■ **Exercise objective**
Please copy all of the records exactly, leaving nothing out.

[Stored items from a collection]
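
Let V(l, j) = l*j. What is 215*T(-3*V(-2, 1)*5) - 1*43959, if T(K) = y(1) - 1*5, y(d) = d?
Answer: -44819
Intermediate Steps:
V(l, j) = j*l
T(K) = -4 (T(K) = 1 - 1*5 = 1 - 5 = -4)
215*T(-3*V(-2, 1)*5) - 1*43959 = 215*(-4) - 1*43959 = -860 - 43959 = -44819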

■ **Answer for the task**
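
Let V(l, j) = l*j. What is 215*T(-3*V(-2, 1)*5) - 1*43959, if T(K) = y(1) - 1*5, y(d) = d?
Answer: -44819
Intermediate Steps:
V(l, j) = j*l
T(K) = -4 (T(K) = 1 - 1*5 = 1 - 5 = -4)
215*T(-3*V(-2, 1)*5) - 1*43959 = 215*(-4) - 1*43959 = -860 - 43959 = -44819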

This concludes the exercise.